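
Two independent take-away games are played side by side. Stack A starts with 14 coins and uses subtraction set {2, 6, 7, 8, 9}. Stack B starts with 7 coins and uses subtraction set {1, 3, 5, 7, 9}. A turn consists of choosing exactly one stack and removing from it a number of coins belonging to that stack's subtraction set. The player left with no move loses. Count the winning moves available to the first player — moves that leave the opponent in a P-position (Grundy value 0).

Stack A, S = {2, 6, 7, 8, 9}:
G(0) = 0
G(1) = mex{} = 0
G(2) = mex{0} = 1
G(3) = mex{0} = 1
G(4) = mex{1} = 0
G(5) = mex{1} = 0
G(6) = mex{0,0} = 1
G(7) = mex{0,0,0} = 1
G(8) = mex{1,1,0,0} = 2
G(9) = mex{1,1,1,0,0} = 2
G(10) = mex{2,0,1,1,0} = 3
G(11) = mex{2,0,0,1,1} = 3
G(12) = mex{3,1,0,0,1} = 2
G(13) = mex{3,1,1,0,0} = 2
G(14) = mex{2,2,1,1,0} = 3
G_A(14) = 3.
Stack B, S = {1, 3, 5, 7, 9}:
n : 0 1 2 3 4 5 6 7
G : 0 1 0 1 0 1 0 1
G_B(7) = 1.
Combined Grundy value = 3 ⊕ 1 = 2.
A winning move leaves total XOR = 0, i.e. changes one component's Grundy value g to g ⊕ X where X is the current total.
Stack A: need g' = 3⊕2 = 1. Options: 14−2→G=2, 14−6→G=2, 14−7→G=1, 14−8→G=1, 14−9→G=0. Hits: 2.
Stack B: need g' = 1⊕2 = 3. Options: 7−1→G=0, 7−3→G=0, 7−5→G=0, 7−7→G=0. Hits: 0.

2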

WORK TO BE COMPLETED:
Give every entry back exactly as it was written above.

ANSWER:
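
Two independent take-away games are played side by side. Stack A starts with 14 coins and uses subtraction set {2, 6, 7, 8, 9}. Stack B starts with 7 coins and uses subtraction set {1, 3, 5, 7, 9}. A turn consists of choosing exactly one stack and removing from it a number of coins belonging to that stack's subtraction set. The player left with no move loses. Count the winning moves available to the first player — moves that leave the opponent in a P-position (Grundy value 0).

Stack A, S = {2, 6, 7, 8, 9}:
G(0) = 0
G(1) = mex{} = 0
G(2) = mex{0} = 1
G(3) = mex{0} = 1
G(4) = mex{1} = 0
G(5) = mex{1} = 0
G(6) = mex{0,0} = 1
G(7) = mex{0,0,0} = 1
G(8) = mex{1,1,0,0} = 2
G(9) = mex{1,1,1,0,0} = 2
G(10) = mex{2,0,1,1,0} = 3
G(11) = mex{2,0,0,1,1} = 3
G(12) = mex{3,1,0,0,1} = 2
G(13) = mex{3,1,1,0,0} = 2
G(14) = mex{2,2,1,1,0} = 3
G_A(14) = 3.
Stack B, S = {1, 3, 5, 7, 9}:
n : 0 1 2 3 4 5 6 7
G : 0 1 0 1 0 1 0 1
G_B(7) = 1.
Combined Grundy value = 3 ⊕ 1 = 2.
A winning move leaves total XOR = 0, i.e. changes one component's Grundy value g to g ⊕ X where X is the current total.
Stack A: need g' = 3⊕2 = 1. Options: 14−2→G=2, 14−6→G=2, 14−7→G=1, 14−8→G=1, 14−9→G=0. Hits: 2.
Stack B: need g' = 1⊕2 = 3. Options: 7−1→G=0, 7−3→G=0, 7−5→G=0, 7−7→G=0. Hits: 0.

2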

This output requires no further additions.